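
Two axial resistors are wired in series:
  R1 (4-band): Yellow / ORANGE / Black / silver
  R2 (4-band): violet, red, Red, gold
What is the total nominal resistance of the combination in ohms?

R1: yellow, orange → 43; black ×1 → 43 Ω.
R2: violet, red → 72; red ×10^2 → 7200 Ω.
Series: 43 + 7200 = 7243 Ω.

7243 Ω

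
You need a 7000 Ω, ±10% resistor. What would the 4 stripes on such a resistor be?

7000 Ω = 70 × 10^2.
7 → violet
0 → black
Multiplier 10^2 → red.
±10% tolerance → silver.

violet, black, red, silver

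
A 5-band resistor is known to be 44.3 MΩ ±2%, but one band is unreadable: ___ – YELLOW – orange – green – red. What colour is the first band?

44300000 Ω = 443 × 10^5.
The first band gives digit 4 of the significand, and 4 is yellow.

yellow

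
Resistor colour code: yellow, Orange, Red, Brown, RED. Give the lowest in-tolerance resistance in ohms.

4233.6 Ω

Yellow → 4 (first significant figure)
Orange → 3 (second significant figure)
Red → 2 (third significant figure)
Brown → ×10 multiplier
Red → ±2% tolerance
432 × 10 = 4320 Ω
Lowest = 4320 × (1 − 2/100) = 4233.6 Ω.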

========================

Each line in the listing above is to be returned unchanged.

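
Two axial resistors are wired in series:
  R1 (4-band): Yellow / ORANGE / Black / silver
  R2 (4-band): violet, red, Red, gold
What is the total nominal resistance of the combination in ohms?

R1: yellow, orange → 43; black ×1 → 43 Ω.
R2: violet, red → 72; red ×10^2 → 7200 Ω.
Series: 43 + 7200 = 7243 Ω.

7243 Ω

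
You need a 7000 Ω, ±10% resistor. What would the 4 stripes on such a resistor be?

7000 Ω = 70 × 10^2.
7 → violet
0 → black
Multiplier 10^2 → red.
±10% tolerance → silver.

violet, black, red, silver

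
A 5-band resistor is known to be 44.3 MΩ ±2%, but one band is unreadable: ___ – YELLOW – orange – green – red. What colour is the first band?

44300000 Ω = 443 × 10^5.
The first band gives digit 4 of the significand, and 4 is yellow.

yellow

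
Resistor colour code: yellow, Orange, Red, Brown, RED. Give the lowest in-tolerance resistance in ohms.

4233.6 Ω

Yellow → 4 (first significant figure)
Orange → 3 (second significant figure)
Red → 2 (third significant figure)
Brown → ×10 multiplier
Red → ±2% tolerance
432 × 10 = 4320 Ω
Lowest = 4320 × (1 − 2/100) = 4233.6 Ω.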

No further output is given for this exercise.